● Exercise description
Pull every line containing "items" out of the listing below.

▬▬▬▬▬▬▬▬▬▬

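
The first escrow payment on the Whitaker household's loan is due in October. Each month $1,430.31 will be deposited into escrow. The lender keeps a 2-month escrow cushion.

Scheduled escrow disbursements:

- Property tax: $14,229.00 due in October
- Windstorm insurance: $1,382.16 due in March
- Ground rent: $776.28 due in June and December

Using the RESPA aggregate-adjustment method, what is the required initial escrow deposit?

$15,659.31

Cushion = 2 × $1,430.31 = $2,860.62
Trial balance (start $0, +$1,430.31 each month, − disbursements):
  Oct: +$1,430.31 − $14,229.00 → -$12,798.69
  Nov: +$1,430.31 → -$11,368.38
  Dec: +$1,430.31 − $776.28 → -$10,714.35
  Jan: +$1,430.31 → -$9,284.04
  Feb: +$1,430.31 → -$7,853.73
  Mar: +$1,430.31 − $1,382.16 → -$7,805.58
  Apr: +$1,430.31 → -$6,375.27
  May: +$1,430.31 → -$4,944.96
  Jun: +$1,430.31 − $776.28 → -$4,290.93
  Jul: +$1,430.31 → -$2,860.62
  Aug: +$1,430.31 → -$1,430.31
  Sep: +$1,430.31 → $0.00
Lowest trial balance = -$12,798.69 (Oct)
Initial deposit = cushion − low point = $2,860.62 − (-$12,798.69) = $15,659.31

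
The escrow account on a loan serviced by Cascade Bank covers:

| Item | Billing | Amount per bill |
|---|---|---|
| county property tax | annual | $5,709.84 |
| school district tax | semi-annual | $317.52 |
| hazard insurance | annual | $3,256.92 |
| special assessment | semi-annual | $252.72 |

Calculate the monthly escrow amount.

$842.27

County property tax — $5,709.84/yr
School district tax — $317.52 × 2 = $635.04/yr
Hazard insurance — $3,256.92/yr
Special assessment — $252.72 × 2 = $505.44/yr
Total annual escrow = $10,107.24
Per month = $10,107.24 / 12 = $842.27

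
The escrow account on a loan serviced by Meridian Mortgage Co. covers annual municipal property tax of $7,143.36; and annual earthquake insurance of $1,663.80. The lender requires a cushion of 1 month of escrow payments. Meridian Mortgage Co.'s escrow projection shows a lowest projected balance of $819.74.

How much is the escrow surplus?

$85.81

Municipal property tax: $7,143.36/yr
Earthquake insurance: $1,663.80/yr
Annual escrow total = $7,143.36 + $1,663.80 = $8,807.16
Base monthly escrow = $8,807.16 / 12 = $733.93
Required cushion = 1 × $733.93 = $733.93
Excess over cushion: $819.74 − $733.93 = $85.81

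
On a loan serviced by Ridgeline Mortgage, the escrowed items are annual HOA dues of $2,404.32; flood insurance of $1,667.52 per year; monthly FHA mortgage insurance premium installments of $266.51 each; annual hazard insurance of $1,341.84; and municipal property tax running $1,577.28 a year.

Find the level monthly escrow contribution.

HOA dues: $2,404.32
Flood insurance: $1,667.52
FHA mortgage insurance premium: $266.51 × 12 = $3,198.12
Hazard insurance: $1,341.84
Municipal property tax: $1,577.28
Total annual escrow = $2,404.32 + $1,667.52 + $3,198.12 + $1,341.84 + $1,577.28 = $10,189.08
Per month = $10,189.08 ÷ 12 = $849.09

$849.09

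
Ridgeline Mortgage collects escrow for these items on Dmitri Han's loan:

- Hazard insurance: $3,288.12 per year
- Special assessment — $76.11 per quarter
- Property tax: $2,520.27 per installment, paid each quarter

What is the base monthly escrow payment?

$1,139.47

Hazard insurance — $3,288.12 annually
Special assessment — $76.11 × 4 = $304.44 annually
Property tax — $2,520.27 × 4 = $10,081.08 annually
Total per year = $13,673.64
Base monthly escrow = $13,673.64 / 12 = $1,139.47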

▬▬▬▬▬▬▬▬▬▬

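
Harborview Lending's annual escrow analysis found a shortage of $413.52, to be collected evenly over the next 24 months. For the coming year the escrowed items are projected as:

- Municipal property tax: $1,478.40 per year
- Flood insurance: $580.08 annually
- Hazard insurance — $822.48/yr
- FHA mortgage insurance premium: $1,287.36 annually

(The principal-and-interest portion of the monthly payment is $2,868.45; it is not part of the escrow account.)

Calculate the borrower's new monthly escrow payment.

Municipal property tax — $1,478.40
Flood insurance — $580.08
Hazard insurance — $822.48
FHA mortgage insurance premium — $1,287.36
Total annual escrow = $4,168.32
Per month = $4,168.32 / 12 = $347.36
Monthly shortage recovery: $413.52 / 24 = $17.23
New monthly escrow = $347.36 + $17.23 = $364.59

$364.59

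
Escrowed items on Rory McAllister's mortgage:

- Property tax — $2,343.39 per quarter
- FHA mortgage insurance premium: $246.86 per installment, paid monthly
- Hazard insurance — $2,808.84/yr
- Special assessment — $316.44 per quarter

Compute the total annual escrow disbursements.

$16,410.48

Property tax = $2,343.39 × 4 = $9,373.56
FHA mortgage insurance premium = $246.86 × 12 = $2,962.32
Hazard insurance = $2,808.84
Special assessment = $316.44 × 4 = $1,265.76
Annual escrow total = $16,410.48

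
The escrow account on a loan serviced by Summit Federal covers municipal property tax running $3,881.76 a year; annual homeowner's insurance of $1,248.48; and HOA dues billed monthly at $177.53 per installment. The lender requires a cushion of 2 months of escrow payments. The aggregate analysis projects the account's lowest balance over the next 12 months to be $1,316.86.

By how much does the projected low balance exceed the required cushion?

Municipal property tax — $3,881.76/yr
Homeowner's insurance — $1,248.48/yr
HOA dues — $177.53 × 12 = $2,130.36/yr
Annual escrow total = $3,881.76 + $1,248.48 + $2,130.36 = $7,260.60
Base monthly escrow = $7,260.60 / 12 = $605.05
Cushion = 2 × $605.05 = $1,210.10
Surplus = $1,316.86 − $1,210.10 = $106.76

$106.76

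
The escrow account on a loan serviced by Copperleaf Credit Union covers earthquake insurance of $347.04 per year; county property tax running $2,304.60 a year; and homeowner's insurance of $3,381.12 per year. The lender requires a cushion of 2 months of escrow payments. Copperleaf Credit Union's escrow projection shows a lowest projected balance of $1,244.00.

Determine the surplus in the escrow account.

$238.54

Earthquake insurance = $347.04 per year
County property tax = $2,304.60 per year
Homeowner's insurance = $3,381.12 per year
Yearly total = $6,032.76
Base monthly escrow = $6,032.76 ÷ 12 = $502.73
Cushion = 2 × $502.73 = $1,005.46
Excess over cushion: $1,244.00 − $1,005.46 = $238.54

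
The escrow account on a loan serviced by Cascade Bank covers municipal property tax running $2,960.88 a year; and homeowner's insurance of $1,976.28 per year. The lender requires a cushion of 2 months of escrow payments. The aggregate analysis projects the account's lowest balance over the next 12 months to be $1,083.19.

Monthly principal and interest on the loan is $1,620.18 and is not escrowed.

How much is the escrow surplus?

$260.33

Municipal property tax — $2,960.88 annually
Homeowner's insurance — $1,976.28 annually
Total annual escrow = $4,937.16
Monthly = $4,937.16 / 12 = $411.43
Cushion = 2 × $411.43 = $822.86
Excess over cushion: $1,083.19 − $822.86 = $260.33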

▬▬▬▬▬▬▬▬▬▬

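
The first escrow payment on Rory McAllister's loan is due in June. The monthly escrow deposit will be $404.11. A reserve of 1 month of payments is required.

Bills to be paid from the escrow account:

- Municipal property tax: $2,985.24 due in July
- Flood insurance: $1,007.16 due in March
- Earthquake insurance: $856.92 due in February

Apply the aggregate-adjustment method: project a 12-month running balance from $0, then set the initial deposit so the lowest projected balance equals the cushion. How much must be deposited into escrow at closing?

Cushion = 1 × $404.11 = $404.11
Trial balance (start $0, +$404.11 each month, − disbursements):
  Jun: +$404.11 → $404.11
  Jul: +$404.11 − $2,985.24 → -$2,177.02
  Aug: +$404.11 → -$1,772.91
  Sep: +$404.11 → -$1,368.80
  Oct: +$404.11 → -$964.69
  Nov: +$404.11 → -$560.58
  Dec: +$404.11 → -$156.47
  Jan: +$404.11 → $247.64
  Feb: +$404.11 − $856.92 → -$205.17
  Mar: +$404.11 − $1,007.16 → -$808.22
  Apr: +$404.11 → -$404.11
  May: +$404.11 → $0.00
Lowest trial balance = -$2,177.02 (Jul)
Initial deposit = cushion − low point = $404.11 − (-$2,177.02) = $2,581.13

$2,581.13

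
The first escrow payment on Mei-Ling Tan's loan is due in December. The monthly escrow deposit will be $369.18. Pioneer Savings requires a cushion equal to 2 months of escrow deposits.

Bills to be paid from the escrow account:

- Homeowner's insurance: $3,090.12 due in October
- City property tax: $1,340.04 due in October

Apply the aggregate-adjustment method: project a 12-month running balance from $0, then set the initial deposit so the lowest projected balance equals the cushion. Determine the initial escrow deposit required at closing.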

▬▬▬▬▬▬▬▬▬▬

● Answer below
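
On a loan serviced by Ridgeline Mortgage, the escrowed items are annual HOA dues of $2,404.32; flood insurance of $1,667.52 per year; monthly FHA mortgage insurance premium installments of $266.51 each; annual hazard insurance of $1,341.84; and municipal property tax running $1,577.28 a year.
Ridgeline Mortgage collects escrow for these items on Dmitri Han's loan:
Harborview Lending's annual escrow analysis found a shortage of $413.52, to be collected evenly over the next 24 months. For the coming year the escrowed items are projected as:
Escrowed items on Rory McAllister's mortgage: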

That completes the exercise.